* EXERCISE OBJECTIVE
Retype the records below exactly. Leave nothing out.

* EXTRACTED ENTRIES
* * * *
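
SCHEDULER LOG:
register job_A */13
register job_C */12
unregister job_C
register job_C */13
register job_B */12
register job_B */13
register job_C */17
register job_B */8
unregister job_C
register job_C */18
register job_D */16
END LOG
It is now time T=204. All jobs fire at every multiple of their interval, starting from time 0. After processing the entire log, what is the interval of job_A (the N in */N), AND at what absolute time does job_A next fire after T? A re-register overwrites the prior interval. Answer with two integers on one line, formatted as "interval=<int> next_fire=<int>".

Op 1: register job_A */13 -> active={job_A:*/13}
Op 2: register job_C */12 -> active={job_A:*/13, job_C:*/12}
Op 3: unregister job_C -> active={job_A:*/13}
Op 4: register job_C */13 -> active={job_A:*/13, job_C:*/13}
Op 5: register job_B */12 -> active={job_A:*/13, job_B:*/12, job_C:*/13}
Op 6: register job_B */13 -> active={job_A:*/13, job_B:*/13, job_C:*/13}
Op 7: register job_C */17 -> active={job_A:*/13, job_B:*/13, job_C:*/17}
Op 8: register job_B */8 -> active={job_A:*/13, job_B:*/8, job_C:*/17}
Op 9: unregister job_C -> active={job_A:*/13, job_B:*/8}
Op 10: register job_C */18 -> active={job_A:*/13, job_B:*/8, job_C:*/18}
Op 11: register job_D */16 -> active={job_A:*/13, job_B:*/8, job_C:*/18, job_D:*/16}
Final interval of job_A = 13
Next fire of job_A after T=204: (204//13+1)*13 = 208

Answer: interval=13 next_fire=208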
* * * *
* ANSWER TO THE EXERCISE
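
SCHEDULER LOG:
register job_A */13
register job_C */12
unregister job_C
register job_C */13
register job_B */12
register job_B */13
register job_C */17
register job_B */8
unregister job_C
register job_C */18
register job_D */16
END LOG
It is now time T=204. All jobs fire at every multiple of their interval, starting from time 0. After processing the entire log, what is the interval of job_A (the N in */N), AND at what absolute time does job_A next fire after T? A re-register overwrites the prior interval. Answer with two integers on one line, formatted as "interval=<int> next_fire=<int>".

Op 1: register job_A */13 -> active={job_A:*/13}
Op 2: register job_C */12 -> active={job_A:*/13, job_C:*/12}
Op 3: unregister job_C -> active={job_A:*/13}
Op 4: register job_C */13 -> active={job_A:*/13, job_C:*/13}
Op 5: register job_B */12 -> active={job_A:*/13, job_B:*/12, job_C:*/13}
Op 6: register job_B */13 -> active={job_A:*/13, job_B:*/13, job_C:*/13}
Op 7: register job_C */17 -> active={job_A:*/13, job_B:*/13, job_C:*/17}
Op 8: register job_B */8 -> active={job_A:*/13, job_B:*/8, job_C:*/17}
Op 9: unregister job_C -> active={job_A:*/13, job_B:*/8}
Op 10: register job_C */18 -> active={job_A:*/13, job_B:*/8, job_C:*/18}
Op 11: register job_D */16 -> active={job_A:*/13, job_B:*/8, job_C:*/18, job_D:*/16}
Final interval of job_A = 13
Next fire of job_A after T=204: (204//13+1)*13 = 208

Answer: interval=13 next_fire=208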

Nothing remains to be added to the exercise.